TASK DIRECTIONS:
Take the records below from their first line to the line with "Observations in order: 0, 1, 0, 0, 0, 0, 1, 0.", and restate those lines word for word.
*** Opening EXCERPTED RECORDS ***
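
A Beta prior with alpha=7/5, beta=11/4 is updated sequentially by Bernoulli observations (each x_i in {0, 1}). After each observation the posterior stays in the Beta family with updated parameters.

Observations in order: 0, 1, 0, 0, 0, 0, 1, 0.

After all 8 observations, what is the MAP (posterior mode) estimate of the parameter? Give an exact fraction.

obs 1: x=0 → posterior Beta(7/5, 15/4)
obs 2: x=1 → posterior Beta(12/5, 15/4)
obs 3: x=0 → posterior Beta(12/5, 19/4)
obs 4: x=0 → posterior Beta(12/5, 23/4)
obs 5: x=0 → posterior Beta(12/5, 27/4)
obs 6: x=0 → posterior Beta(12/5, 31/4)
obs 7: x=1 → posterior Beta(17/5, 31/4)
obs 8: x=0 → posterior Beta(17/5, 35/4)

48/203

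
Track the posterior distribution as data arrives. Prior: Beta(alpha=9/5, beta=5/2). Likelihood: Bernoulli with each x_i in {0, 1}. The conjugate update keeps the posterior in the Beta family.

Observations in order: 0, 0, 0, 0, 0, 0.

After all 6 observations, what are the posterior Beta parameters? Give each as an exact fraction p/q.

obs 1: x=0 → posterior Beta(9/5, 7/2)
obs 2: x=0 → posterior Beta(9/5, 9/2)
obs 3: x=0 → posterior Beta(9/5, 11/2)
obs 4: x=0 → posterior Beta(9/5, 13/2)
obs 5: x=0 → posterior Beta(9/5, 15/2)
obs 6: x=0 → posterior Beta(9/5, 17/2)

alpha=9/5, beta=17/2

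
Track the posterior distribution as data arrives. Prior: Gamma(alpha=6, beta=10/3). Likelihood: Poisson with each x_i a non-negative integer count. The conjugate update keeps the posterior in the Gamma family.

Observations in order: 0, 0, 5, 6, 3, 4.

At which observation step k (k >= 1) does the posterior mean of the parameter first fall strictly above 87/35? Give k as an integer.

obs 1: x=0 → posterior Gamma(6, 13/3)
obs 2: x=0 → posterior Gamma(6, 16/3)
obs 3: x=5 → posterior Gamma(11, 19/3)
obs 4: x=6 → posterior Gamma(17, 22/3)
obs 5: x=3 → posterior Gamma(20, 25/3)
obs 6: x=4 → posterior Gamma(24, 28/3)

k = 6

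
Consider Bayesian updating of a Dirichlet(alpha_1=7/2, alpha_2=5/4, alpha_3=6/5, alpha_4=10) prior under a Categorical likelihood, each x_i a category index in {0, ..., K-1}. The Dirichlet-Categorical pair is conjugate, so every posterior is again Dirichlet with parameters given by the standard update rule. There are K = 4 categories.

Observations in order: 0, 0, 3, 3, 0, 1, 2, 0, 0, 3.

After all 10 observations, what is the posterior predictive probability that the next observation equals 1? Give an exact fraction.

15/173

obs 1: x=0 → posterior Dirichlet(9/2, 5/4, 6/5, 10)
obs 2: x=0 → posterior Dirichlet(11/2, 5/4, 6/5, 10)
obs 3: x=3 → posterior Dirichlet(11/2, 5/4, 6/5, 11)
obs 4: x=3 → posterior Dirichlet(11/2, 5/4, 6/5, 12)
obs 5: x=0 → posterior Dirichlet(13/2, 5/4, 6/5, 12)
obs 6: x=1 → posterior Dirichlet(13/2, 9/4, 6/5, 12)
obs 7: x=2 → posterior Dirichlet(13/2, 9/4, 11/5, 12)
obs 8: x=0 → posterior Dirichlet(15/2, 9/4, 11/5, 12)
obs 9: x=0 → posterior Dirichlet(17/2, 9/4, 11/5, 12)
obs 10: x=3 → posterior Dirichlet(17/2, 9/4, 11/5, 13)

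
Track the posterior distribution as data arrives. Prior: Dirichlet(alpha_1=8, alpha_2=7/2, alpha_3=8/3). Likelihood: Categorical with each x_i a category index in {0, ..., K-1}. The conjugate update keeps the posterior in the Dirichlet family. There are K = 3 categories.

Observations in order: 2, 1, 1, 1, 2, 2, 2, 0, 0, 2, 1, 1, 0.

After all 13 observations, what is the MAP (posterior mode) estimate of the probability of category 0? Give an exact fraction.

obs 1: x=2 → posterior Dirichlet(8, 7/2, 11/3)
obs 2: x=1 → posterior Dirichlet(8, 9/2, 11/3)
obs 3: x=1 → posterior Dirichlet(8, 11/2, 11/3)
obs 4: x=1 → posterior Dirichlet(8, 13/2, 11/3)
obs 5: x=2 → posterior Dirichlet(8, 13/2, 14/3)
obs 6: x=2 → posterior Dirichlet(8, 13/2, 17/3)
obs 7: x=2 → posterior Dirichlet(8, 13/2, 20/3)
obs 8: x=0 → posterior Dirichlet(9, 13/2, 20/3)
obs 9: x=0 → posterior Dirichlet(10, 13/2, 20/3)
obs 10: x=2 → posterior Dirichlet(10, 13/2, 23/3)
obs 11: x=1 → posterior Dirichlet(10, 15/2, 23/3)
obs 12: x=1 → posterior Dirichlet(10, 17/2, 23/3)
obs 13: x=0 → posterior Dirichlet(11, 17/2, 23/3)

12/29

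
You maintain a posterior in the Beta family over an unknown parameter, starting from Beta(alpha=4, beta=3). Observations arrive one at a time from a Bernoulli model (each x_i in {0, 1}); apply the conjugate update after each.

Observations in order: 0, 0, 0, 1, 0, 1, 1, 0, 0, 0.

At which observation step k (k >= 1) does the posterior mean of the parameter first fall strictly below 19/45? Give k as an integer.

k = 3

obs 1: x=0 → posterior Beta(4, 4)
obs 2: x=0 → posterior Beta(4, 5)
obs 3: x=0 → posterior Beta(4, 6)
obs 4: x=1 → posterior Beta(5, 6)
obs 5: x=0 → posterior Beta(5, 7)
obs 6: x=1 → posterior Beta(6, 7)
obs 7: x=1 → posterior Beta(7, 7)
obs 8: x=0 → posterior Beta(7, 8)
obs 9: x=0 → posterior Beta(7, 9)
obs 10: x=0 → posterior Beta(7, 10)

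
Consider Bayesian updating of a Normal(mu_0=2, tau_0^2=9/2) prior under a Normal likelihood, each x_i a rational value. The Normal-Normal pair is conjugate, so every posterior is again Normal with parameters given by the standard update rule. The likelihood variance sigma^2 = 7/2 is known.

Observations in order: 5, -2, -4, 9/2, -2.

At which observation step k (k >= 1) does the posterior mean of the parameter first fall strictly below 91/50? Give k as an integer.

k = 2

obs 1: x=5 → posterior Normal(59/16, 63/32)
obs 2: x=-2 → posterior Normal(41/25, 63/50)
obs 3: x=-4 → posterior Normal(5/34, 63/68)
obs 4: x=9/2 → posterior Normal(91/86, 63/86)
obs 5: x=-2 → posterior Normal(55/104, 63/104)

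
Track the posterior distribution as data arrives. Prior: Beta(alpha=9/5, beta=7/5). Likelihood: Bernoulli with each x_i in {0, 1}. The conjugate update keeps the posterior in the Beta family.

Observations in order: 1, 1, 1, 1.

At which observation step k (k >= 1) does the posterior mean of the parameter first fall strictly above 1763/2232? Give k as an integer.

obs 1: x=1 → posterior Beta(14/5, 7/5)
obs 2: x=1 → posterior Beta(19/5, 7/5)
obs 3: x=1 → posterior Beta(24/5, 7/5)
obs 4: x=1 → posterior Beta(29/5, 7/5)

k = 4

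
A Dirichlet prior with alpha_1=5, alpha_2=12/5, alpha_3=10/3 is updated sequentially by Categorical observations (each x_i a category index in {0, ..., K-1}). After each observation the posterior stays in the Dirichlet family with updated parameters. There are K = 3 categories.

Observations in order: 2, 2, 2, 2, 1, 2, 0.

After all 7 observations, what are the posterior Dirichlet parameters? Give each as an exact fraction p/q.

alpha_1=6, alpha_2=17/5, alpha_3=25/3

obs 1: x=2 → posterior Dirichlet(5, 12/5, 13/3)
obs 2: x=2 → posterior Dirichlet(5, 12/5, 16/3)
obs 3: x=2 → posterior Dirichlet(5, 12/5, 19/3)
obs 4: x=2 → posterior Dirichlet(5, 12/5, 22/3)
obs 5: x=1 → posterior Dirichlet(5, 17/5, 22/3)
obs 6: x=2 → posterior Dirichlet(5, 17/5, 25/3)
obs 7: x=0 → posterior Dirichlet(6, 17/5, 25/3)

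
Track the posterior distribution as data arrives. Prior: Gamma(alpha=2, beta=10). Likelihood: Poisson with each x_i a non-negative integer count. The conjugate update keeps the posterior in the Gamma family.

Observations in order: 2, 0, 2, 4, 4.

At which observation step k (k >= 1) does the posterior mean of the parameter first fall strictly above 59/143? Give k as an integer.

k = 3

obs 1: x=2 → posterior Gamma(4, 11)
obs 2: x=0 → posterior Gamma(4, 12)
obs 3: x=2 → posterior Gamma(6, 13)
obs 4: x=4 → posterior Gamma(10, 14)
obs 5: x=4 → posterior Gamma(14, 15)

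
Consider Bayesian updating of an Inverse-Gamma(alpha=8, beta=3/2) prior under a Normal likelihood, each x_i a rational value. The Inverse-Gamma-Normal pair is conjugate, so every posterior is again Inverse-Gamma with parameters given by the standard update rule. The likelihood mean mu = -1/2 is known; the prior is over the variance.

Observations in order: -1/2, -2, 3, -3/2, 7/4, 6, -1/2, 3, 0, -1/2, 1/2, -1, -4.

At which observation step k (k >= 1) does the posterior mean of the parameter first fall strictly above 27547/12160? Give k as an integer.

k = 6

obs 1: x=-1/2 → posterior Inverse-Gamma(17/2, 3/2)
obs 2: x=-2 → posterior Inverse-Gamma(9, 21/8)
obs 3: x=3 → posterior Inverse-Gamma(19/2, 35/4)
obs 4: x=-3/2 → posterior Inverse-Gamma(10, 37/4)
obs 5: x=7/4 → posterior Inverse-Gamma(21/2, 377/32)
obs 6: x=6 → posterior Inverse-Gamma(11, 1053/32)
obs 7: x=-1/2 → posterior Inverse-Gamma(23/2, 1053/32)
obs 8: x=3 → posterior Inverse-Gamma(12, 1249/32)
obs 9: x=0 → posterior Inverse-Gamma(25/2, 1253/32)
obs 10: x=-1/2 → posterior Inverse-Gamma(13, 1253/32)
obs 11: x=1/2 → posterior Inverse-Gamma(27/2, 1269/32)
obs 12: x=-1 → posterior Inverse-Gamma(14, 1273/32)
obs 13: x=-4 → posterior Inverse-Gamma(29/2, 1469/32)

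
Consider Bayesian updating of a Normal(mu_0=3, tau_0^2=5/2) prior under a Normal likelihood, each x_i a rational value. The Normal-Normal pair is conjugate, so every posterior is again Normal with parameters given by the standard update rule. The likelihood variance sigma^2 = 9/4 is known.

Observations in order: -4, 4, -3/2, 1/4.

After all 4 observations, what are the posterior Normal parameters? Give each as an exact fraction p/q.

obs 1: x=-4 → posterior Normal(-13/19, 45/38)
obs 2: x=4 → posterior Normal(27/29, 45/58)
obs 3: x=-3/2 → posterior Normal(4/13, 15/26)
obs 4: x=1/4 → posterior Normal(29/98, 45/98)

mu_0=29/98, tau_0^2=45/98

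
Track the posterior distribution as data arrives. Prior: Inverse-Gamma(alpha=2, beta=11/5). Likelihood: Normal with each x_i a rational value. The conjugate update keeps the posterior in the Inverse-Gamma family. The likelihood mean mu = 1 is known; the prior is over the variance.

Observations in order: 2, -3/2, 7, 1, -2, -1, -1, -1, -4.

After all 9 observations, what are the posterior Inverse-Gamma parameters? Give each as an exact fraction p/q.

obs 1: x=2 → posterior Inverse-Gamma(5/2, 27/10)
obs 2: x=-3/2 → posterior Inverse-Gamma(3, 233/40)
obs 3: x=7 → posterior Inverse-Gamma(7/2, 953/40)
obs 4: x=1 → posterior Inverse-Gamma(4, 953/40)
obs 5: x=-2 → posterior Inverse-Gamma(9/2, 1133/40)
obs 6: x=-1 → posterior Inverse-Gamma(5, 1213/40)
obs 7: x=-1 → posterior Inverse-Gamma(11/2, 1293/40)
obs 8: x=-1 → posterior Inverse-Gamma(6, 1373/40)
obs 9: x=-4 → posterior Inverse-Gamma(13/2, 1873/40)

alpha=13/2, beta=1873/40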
*** Closing EXCERPTED RECORDS ***
EXPECTED ANSWER:
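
A Beta prior with alpha=7/5, beta=11/4 is updated sequentially by Bernoulli observations (each x_i in {0, 1}). After each observation the posterior stays in the Beta family with updated parameters.

Observations in order: 0, 1, 0, 0, 0, 0, 1, 0.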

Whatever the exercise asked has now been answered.